• PROVIDED ENTRIES:
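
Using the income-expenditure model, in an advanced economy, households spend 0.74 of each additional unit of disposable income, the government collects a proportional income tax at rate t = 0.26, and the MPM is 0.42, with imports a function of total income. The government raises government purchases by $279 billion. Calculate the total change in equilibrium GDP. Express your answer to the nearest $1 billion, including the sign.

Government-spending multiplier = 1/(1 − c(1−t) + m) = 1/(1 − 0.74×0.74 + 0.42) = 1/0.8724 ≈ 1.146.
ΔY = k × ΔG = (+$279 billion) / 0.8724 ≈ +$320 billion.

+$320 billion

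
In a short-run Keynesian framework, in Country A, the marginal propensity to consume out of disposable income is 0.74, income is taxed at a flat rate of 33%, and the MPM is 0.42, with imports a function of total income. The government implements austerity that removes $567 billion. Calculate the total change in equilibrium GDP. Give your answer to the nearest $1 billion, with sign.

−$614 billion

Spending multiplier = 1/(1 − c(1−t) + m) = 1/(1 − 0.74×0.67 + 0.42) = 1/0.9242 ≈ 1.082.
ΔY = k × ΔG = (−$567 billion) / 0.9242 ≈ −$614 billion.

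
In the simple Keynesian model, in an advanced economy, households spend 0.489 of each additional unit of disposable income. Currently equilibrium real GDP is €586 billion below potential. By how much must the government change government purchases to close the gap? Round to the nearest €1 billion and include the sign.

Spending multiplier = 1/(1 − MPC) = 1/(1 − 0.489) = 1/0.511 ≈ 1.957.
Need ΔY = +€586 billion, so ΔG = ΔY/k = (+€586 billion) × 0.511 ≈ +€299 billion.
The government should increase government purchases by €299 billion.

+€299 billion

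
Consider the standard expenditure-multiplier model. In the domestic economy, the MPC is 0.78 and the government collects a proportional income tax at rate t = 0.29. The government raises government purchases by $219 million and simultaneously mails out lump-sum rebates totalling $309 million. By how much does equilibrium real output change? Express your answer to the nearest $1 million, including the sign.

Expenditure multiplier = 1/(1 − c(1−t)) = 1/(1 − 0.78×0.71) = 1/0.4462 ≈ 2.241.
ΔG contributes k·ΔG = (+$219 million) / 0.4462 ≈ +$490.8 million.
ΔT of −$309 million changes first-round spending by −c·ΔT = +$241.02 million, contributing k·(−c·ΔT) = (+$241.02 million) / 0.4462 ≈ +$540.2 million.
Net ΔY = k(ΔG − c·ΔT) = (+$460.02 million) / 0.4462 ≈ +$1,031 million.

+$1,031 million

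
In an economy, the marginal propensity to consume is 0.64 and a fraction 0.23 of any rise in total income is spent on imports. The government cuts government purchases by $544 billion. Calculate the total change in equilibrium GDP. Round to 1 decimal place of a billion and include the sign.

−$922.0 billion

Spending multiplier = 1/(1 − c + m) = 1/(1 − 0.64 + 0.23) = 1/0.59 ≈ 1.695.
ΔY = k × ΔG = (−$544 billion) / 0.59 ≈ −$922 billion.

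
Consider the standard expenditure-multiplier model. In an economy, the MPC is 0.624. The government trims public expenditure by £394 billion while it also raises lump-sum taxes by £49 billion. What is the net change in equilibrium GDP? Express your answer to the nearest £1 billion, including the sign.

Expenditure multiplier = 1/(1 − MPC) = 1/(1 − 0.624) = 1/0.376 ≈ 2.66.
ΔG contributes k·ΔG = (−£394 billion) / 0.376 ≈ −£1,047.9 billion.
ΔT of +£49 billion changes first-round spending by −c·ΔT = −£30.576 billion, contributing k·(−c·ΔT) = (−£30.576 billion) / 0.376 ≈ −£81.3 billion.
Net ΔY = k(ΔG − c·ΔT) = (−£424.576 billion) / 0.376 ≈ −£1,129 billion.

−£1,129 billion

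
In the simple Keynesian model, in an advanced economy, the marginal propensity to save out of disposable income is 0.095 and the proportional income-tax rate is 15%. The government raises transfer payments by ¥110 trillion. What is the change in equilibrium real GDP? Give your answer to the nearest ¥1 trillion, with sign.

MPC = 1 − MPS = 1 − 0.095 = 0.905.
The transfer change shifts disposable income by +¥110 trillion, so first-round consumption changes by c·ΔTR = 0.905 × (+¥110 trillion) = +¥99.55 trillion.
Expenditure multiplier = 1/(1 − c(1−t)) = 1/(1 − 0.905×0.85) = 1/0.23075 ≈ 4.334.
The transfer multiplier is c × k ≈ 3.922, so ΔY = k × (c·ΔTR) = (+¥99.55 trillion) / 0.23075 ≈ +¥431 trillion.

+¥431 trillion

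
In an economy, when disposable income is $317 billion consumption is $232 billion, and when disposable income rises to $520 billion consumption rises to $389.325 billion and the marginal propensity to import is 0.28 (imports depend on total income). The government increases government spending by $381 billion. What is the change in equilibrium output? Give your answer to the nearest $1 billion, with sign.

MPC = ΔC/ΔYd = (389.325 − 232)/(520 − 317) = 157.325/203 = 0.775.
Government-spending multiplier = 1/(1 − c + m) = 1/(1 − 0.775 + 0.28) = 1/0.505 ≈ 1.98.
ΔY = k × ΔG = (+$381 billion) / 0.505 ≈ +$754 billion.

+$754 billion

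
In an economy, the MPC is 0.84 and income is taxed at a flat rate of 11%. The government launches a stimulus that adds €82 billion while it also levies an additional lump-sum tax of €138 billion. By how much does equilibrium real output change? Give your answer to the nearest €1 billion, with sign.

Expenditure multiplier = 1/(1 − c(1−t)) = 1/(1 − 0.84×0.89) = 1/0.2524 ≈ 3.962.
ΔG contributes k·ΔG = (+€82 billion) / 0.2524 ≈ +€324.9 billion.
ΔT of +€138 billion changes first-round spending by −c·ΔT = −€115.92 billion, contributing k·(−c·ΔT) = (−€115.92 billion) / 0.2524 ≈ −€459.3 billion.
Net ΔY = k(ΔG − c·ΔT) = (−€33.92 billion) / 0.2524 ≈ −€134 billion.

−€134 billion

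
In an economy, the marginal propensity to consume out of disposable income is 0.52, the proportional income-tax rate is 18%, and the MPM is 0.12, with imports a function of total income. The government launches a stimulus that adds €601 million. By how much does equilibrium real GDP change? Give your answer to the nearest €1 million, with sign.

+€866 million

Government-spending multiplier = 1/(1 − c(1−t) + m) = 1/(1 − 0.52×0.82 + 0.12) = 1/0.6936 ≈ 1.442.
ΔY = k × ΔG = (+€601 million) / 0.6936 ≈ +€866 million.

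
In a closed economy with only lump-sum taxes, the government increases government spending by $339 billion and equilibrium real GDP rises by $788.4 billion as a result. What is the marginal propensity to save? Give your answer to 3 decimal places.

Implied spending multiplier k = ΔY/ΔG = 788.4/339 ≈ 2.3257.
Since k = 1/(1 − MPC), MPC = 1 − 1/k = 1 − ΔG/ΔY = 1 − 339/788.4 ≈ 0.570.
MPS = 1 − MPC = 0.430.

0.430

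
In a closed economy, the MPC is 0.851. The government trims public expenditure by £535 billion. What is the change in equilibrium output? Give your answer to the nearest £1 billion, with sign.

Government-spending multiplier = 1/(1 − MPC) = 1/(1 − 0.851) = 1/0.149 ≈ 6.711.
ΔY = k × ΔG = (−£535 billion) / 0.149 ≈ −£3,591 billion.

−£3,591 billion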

---

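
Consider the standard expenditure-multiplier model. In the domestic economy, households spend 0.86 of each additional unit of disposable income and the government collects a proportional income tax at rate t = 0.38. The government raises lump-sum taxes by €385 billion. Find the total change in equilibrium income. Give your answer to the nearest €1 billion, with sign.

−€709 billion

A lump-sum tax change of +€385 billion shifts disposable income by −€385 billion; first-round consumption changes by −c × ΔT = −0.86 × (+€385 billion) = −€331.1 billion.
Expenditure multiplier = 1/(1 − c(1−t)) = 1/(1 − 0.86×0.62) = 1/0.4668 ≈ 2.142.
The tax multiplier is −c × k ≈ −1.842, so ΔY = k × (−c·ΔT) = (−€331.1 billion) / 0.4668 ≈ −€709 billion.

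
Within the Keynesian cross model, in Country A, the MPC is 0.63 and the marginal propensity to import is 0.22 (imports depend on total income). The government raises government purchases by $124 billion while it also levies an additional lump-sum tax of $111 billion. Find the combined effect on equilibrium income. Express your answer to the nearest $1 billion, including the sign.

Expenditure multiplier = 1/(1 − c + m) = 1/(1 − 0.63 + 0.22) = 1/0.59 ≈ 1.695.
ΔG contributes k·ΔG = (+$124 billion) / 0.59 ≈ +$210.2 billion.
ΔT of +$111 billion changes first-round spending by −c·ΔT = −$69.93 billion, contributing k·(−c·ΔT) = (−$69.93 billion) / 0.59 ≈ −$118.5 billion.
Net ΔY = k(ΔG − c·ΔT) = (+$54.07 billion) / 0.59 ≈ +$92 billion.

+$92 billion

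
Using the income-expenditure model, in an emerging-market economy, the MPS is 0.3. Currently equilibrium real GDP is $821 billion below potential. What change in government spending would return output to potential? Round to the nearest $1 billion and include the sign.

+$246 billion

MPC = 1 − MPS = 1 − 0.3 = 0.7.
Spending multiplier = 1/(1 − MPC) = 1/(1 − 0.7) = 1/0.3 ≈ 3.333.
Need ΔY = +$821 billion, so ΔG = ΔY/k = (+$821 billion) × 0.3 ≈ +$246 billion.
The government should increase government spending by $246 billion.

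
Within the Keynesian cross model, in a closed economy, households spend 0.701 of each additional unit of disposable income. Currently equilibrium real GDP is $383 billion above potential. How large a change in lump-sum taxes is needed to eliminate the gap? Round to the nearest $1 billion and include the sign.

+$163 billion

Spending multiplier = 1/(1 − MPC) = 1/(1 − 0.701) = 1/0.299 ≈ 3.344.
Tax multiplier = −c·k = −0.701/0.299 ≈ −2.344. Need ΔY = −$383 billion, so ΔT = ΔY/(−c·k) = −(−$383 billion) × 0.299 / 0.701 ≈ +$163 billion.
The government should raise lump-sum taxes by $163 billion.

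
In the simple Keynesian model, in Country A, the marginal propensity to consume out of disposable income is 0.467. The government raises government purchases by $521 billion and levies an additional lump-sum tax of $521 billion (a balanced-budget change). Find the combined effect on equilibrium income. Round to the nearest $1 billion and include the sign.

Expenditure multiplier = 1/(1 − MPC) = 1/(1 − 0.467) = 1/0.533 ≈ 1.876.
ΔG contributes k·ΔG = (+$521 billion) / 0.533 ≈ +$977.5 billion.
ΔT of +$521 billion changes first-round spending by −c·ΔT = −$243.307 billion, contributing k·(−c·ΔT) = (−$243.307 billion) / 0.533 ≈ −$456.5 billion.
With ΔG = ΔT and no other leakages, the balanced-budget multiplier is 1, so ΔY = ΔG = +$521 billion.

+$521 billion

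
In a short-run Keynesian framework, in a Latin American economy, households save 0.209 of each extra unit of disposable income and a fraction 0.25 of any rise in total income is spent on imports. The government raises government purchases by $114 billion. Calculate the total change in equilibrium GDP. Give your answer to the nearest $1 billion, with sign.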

...

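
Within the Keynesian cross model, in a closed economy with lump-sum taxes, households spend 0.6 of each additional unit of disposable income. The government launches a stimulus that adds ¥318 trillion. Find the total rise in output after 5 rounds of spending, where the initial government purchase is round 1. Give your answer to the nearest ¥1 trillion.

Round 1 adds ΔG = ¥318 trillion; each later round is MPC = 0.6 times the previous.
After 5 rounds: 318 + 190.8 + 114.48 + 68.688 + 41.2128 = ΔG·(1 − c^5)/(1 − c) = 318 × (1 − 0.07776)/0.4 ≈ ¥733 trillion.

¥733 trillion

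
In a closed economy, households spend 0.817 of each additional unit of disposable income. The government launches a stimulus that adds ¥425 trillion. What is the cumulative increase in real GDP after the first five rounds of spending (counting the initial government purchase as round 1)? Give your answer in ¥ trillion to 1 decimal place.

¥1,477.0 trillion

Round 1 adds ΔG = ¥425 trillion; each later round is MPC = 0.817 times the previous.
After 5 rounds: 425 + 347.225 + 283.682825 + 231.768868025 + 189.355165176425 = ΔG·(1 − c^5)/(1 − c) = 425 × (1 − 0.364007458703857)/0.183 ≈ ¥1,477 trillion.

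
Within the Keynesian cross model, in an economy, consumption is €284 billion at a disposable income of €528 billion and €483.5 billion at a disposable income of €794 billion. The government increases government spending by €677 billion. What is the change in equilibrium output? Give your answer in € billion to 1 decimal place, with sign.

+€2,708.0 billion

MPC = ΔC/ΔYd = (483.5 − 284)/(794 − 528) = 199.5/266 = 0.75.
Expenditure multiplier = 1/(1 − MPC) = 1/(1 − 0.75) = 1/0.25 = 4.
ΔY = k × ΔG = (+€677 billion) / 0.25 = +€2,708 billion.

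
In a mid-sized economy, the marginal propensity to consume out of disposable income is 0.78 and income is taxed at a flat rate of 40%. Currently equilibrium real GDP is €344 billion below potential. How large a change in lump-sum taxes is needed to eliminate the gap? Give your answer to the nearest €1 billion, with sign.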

• EXERCISE DIRECTIONS: Would you please write out, exactly and with no other lines, the stretch of the listing above from the line containing "Within the Keynesian cross model, in an" through the line containing "In a mid-sized"?

• RESULT BELOW:
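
Within the Keynesian cross model, in an economy, consumption is €284 billion at a disposable income of €528 billion and €483.5 billion at a disposable income of €794 billion. The government increases government spending by €677 billion. What is the change in equilibrium output? Give your answer in € billion to 1 decimal place, with sign.

+€2,708.0 billion

MPC = ΔC/ΔYd = (483.5 − 284)/(794 − 528) = 199.5/266 = 0.75.
Expenditure multiplier = 1/(1 − MPC) = 1/(1 − 0.75) = 1/0.25 = 4.
ΔY = k × ΔG = (+€677 billion) / 0.25 = +€2,708 billion.

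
In a mid-sized economy, the marginal propensity to consume out of disposable income is 0.78 and income is taxed at a flat rate of 40%. Currently equilibrium real GDP is €344 billion below potential. How large a change in lump-sum taxes is needed to eliminate the gap? Give your answer to the nearest €1 billion, with sign.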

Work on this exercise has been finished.